WHAT YOU SHOULD DO ▸
The following data has a line with "4 motorised spools" and a line with "Anchor positions: A_1 = (10.0000, 6.0000)". Write out exactly those lines and all the lines between them.

Stored data entries

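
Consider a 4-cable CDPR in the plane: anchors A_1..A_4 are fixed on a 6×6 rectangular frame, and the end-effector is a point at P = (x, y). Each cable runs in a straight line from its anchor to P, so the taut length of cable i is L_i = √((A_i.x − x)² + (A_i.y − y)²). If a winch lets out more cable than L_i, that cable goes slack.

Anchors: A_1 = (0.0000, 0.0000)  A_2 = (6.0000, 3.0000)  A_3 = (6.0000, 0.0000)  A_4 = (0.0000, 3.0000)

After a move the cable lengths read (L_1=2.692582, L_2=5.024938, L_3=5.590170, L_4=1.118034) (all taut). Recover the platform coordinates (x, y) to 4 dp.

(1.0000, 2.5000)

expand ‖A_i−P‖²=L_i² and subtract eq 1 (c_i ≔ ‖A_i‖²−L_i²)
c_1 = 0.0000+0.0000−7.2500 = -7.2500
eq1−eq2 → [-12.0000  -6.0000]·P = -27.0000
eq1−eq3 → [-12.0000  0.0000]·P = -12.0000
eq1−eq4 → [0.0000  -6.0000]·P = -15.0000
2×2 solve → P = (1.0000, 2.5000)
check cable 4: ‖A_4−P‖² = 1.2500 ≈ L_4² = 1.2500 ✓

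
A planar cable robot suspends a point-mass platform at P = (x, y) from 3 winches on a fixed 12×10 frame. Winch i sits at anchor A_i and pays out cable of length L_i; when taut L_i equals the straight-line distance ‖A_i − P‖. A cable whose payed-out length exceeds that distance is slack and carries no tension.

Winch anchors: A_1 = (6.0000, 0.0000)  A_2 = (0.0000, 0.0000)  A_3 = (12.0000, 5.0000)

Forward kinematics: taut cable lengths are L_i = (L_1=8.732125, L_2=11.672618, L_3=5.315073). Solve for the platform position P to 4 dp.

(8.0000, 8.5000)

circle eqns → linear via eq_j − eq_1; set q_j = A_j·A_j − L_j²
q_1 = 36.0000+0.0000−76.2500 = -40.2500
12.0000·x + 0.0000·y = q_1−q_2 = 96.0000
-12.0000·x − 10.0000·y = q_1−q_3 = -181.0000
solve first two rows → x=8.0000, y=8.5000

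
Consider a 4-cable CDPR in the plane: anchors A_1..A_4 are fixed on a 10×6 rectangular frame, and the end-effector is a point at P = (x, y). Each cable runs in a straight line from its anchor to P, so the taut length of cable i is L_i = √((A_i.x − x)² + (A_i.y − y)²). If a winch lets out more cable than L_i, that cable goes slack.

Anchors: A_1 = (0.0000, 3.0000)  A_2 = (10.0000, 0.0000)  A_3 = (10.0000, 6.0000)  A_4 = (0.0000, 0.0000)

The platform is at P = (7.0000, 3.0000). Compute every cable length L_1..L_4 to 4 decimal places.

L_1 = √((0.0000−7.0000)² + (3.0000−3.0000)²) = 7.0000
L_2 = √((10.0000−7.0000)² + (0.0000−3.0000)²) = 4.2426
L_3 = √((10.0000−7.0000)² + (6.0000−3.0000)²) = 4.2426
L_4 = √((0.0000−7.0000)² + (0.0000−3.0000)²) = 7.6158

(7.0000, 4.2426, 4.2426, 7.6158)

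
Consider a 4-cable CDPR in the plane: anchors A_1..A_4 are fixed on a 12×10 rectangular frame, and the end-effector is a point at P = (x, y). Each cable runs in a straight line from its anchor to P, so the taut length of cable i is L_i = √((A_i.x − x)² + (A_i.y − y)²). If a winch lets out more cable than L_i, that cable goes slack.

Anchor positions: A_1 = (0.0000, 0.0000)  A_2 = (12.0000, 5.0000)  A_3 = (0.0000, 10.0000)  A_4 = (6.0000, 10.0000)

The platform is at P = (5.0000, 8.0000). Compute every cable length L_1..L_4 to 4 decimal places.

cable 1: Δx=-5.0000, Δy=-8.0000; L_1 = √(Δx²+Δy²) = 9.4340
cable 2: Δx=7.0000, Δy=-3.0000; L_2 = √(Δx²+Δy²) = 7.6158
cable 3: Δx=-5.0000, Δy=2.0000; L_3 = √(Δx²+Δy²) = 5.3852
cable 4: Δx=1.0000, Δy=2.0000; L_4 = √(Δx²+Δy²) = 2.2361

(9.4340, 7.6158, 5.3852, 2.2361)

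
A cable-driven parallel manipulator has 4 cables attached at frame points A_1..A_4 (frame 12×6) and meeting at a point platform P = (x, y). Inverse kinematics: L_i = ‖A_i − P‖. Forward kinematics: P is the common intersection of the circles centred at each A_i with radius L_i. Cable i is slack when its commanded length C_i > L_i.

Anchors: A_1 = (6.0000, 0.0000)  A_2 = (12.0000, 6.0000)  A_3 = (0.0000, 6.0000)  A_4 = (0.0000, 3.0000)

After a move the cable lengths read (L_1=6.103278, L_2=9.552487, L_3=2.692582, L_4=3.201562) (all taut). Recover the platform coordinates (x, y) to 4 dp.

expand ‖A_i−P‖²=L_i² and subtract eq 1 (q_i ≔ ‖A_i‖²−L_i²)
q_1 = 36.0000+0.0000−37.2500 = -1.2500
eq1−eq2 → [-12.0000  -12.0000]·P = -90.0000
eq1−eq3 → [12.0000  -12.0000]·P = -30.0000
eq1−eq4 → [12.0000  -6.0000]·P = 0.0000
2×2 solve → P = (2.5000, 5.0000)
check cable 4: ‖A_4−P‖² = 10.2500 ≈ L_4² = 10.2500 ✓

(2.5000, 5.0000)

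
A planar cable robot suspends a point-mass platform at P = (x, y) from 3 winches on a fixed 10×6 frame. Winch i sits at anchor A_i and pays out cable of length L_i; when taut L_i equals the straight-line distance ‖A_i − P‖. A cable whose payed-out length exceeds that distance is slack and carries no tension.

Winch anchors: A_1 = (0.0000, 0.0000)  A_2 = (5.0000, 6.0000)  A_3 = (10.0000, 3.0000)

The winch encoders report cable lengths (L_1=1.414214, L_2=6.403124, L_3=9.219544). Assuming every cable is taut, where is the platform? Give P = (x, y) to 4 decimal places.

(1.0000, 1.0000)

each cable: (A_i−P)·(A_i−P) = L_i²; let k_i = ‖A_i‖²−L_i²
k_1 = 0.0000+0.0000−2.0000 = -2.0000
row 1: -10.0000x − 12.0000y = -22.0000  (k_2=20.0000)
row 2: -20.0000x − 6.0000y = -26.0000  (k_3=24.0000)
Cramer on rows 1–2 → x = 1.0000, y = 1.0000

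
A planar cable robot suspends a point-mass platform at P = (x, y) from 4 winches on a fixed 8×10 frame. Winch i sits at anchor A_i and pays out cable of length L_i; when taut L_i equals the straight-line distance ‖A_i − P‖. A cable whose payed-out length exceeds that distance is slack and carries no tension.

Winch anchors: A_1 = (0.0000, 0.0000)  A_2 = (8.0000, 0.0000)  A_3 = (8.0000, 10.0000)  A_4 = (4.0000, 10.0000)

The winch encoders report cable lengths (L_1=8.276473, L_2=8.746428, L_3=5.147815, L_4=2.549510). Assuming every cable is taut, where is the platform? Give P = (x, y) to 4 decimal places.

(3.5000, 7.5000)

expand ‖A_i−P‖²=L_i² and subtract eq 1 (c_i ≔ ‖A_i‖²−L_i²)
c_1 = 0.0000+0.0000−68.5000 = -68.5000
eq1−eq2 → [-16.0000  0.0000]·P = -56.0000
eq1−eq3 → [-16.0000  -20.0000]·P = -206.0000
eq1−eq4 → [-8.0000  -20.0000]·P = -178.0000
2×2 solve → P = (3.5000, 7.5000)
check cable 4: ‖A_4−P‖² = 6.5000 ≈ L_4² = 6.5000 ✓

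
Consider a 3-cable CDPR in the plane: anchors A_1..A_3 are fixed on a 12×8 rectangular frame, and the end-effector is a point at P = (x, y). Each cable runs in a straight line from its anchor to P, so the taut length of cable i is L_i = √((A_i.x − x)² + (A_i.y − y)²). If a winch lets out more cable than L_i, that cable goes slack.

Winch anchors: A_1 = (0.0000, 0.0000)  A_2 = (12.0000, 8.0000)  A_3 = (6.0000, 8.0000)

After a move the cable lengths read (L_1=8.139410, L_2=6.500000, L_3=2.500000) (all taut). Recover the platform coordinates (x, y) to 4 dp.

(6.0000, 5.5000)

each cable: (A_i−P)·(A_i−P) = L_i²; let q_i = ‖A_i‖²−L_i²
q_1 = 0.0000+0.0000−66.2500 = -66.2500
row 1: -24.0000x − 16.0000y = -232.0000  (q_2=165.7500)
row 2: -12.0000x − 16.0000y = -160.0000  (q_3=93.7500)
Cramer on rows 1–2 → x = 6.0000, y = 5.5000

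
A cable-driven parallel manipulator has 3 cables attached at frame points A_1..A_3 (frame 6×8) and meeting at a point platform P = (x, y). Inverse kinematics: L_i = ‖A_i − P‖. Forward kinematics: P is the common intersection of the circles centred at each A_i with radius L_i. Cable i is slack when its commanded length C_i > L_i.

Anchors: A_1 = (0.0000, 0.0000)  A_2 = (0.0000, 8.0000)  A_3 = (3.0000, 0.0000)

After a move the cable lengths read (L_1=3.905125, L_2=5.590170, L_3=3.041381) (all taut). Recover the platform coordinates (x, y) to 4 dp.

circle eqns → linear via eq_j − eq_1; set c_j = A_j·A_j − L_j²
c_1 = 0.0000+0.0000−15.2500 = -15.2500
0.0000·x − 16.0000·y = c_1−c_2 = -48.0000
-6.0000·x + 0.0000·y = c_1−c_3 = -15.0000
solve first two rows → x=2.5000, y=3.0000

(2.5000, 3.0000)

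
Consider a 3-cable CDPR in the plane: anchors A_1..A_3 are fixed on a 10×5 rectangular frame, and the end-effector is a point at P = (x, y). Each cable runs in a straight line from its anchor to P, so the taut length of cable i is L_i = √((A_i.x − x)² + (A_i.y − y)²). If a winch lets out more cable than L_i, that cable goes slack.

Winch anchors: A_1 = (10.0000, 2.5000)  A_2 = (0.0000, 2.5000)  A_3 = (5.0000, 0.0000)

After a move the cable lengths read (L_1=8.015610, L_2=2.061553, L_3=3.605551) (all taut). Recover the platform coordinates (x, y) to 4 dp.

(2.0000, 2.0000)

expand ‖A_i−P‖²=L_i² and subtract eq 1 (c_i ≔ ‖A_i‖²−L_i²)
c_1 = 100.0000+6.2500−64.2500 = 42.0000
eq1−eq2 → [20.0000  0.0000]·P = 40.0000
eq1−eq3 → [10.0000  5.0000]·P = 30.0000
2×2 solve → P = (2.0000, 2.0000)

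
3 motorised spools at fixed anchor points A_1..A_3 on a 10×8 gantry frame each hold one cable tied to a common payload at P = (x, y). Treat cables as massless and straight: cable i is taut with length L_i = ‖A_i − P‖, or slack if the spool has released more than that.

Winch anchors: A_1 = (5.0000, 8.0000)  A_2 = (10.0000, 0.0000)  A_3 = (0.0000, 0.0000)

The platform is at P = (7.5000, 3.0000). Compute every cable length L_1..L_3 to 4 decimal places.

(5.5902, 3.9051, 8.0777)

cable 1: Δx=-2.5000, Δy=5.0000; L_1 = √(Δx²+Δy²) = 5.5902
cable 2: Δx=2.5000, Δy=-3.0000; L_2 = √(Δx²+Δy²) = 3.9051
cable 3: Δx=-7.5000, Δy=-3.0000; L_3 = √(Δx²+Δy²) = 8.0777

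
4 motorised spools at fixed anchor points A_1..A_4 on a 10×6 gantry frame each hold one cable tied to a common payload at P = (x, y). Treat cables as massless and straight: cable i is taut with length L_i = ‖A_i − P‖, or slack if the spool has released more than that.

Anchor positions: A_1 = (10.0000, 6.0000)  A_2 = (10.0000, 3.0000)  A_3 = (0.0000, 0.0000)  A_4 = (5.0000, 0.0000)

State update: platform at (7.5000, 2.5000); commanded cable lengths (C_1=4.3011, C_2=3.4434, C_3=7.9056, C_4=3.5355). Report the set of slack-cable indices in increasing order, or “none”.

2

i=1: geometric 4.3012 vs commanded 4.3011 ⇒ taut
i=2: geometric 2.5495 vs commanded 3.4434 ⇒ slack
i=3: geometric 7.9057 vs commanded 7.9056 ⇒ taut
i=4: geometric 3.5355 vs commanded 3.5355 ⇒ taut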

PROBLEM SOLUTION ▸
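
4 motorised spools at fixed anchor points A_1..A_4 on a 10×6 gantry frame each hold one cable tied to a common payload at P = (x, y). Treat cables as massless and straight: cable i is taut with length L_i = ‖A_i − P‖, or slack if the spool has released more than that.

Anchor positions: A_1 = (10.0000, 6.0000)  A_2 = (10.0000, 3.0000)  A_3 = (0.0000, 0.0000)  A_4 = (5.0000, 0.0000)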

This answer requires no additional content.